## Extracted data
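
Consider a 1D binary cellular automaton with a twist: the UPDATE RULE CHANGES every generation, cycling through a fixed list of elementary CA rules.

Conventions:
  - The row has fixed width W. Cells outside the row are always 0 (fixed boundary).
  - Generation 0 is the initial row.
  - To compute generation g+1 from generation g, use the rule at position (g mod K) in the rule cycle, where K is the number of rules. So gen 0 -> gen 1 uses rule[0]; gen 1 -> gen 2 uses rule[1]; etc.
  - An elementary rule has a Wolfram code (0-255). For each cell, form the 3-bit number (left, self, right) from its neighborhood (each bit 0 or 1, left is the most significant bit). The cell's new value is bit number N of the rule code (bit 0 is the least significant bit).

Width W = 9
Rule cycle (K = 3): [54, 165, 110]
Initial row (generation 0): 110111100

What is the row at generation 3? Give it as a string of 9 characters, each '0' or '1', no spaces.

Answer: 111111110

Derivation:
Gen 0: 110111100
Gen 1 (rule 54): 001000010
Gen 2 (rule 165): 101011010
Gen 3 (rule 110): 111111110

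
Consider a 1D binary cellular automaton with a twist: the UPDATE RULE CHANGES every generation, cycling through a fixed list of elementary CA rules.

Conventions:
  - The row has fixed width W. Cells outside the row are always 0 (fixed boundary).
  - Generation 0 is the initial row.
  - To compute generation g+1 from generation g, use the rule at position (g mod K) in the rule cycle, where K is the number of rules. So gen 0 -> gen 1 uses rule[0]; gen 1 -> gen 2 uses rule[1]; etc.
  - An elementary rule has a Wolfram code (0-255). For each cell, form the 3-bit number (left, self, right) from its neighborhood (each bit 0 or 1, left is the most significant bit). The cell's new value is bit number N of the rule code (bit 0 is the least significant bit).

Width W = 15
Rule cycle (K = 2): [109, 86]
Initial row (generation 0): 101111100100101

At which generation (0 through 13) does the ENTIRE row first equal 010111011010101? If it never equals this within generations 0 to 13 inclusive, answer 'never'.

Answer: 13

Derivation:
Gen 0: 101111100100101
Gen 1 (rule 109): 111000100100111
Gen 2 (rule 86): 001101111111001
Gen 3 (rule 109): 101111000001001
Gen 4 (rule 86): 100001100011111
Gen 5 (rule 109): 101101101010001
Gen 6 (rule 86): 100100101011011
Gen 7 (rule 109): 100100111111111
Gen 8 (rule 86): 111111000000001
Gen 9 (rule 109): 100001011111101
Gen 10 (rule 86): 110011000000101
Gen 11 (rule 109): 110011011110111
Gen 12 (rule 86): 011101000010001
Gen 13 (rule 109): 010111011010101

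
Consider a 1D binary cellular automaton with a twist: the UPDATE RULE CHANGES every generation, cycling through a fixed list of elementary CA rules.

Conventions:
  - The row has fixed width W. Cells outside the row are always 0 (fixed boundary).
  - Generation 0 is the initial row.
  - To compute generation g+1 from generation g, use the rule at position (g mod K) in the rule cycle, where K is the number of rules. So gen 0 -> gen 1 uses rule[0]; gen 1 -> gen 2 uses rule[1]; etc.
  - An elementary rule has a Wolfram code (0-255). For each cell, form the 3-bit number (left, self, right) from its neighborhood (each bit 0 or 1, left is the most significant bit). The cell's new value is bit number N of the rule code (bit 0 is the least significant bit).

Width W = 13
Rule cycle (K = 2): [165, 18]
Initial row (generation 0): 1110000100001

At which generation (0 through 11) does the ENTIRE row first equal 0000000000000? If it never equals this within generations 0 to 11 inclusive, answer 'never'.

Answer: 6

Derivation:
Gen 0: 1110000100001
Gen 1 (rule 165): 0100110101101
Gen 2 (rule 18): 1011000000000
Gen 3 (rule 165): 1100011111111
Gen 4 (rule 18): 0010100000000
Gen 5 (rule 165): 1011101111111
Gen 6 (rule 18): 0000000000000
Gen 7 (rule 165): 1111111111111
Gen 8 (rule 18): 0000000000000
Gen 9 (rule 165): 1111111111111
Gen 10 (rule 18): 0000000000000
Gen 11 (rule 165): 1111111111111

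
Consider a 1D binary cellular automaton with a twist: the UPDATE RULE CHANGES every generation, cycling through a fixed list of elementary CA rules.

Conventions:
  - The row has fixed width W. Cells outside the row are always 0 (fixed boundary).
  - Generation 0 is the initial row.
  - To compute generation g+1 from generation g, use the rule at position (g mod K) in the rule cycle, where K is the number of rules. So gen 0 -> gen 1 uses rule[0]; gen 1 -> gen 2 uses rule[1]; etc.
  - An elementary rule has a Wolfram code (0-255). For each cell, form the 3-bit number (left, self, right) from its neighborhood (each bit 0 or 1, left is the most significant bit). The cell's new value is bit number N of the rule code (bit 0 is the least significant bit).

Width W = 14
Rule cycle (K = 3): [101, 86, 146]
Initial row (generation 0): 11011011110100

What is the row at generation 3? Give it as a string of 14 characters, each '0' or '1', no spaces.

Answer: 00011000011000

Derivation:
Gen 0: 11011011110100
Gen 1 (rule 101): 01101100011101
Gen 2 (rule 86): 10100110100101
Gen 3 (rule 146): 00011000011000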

## Aim of the exercise
Exactly reproduce the entries in their entirety.

## Response to this task
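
Consider a 1D binary cellular automaton with a twist: the UPDATE RULE CHANGES every generation, cycling through a fixed list of elementary CA rules.

Conventions:
  - The row has fixed width W. Cells outside the row are always 0 (fixed boundary).
  - Generation 0 is the initial row.
  - To compute generation g+1 from generation g, use the rule at position (g mod K) in the rule cycle, where K is the number of rules. So gen 0 -> gen 1 uses rule[0]; gen 1 -> gen 2 uses rule[1]; etc.
  - An elementary rule has a Wolfram code (0-255). For each cell, form the 3-bit number (left, self, right) from its neighborhood (each bit 0 or 1, left is the most significant bit). The cell's new value is bit number N of the rule code (bit 0 is the least significant bit).

Width W = 9
Rule cycle (K = 3): [54, 165, 110]
Initial row (generation 0): 110111100

What is the row at generation 3? Give it as a string of 9 characters, each '0' or '1', no spaces.

Answer: 111111110

Derivation:
Gen 0: 110111100
Gen 1 (rule 54): 001000010
Gen 2 (rule 165): 101011010
Gen 3 (rule 110): 111111110

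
Consider a 1D binary cellular automaton with a twist: the UPDATE RULE CHANGES every generation, cycling through a fixed list of elementary CA rules.

Conventions:
  - The row has fixed width W. Cells outside the row are always 0 (fixed boundary).
  - Generation 0 is the initial row.
  - To compute generation g+1 from generation g, use the rule at position (g mod K) in the rule cycle, where K is the number of rules. So gen 0 -> gen 1 uses rule[0]; gen 1 -> gen 2 uses rule[1]; etc.
  - An elementary rule has a Wolfram code (0-255). For each cell, form the 3-bit number (left, self, right) from its neighborhood (each bit 0 or 1, left is the most significant bit). The cell's new value is bit number N of the rule code (bit 0 is the least significant bit).

Width W = 15
Rule cycle (K = 2): [109, 86]
Initial row (generation 0): 101111100100101

At which generation (0 through 13) does the ENTIRE row first equal 010111011010101? If it never equals this within generations 0 to 13 inclusive, answer 'never'.

Answer: 13

Derivation:
Gen 0: 101111100100101
Gen 1 (rule 109): 111000100100111
Gen 2 (rule 86): 001101111111001
Gen 3 (rule 109): 101111000001001
Gen 4 (rule 86): 100001100011111
Gen 5 (rule 109): 101101101010001
Gen 6 (rule 86): 100100101011011
Gen 7 (rule 109): 100100111111111
Gen 8 (rule 86): 111111000000001
Gen 9 (rule 109): 100001011111101
Gen 10 (rule 86): 110011000000101
Gen 11 (rule 109): 110011011110111
Gen 12 (rule 86): 011101000010001
Gen 13 (rule 109): 010111011010101

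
Consider a 1D binary cellular automaton with a twist: the UPDATE RULE CHANGES every generation, cycling through a fixed list of elementary CA rules.

Conventions:
  - The row has fixed width W. Cells outside the row are always 0 (fixed boundary).
  - Generation 0 is the initial row.
  - To compute generation g+1 from generation g, use the rule at position (g mod K) in the rule cycle, where K is the number of rules. So gen 0 -> gen 1 uses rule[0]; gen 1 -> gen 2 uses rule[1]; etc.
  - An elementary rule has a Wolfram code (0-255). For each cell, form the 3-bit number (left, self, right) from its neighborhood (each bit 0 or 1, left is the most significant bit). The cell's new value is bit number N of the rule code (bit 0 is the least significant bit).

Width W = 13
Rule cycle (K = 2): [165, 18]
Initial row (generation 0): 1110000100001

At which generation (0 through 11) does the ENTIRE row first equal 0000000000000? If it never equals this within generations 0 to 11 inclusive, answer 'never'.

Answer: 6

Derivation:
Gen 0: 1110000100001
Gen 1 (rule 165): 0100110101101
Gen 2 (rule 18): 1011000000000
Gen 3 (rule 165): 1100011111111
Gen 4 (rule 18): 0010100000000
Gen 5 (rule 165): 1011101111111
Gen 6 (rule 18): 0000000000000
Gen 7 (rule 165): 1111111111111
Gen 8 (rule 18): 0000000000000
Gen 9 (rule 165): 1111111111111
Gen 10 (rule 18): 0000000000000
Gen 11 (rule 165): 1111111111111

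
Consider a 1D binary cellular automaton with a twist: the UPDATE RULE CHANGES every generation, cycling through a fixed list of elementary CA rules.

Conventions:
  - The row has fixed width W. Cells outside the row are always 0 (fixed boundary).
  - Generation 0 is the initial row.
  - To compute generation g+1 from generation g, use the rule at position (g mod K) in the rule cycle, where K is the number of rules. So gen 0 -> gen 1 uses rule[0]; gen 1 -> gen 2 uses rule[1]; etc.
  - An elementary rule has a Wolfram code (0-255). For each cell, form the 3-bit number (left, self, right) from its neighborhood (each bit 0 or 1, left is the most significant bit). The cell's new value is bit number N of the rule code (bit 0 is the least significant bit).

Width W = 14
Rule cycle (K = 3): [101, 86, 146]
Initial row (generation 0): 11011011110100

What is the row at generation 3? Give it as a string of 14 characters, each '0' or '1', no spaces.

Answer: 00011000011000

Derivation:
Gen 0: 11011011110100
Gen 1 (rule 101): 01101100011101
Gen 2 (rule 86): 10100110100101
Gen 3 (rule 146): 00011000011000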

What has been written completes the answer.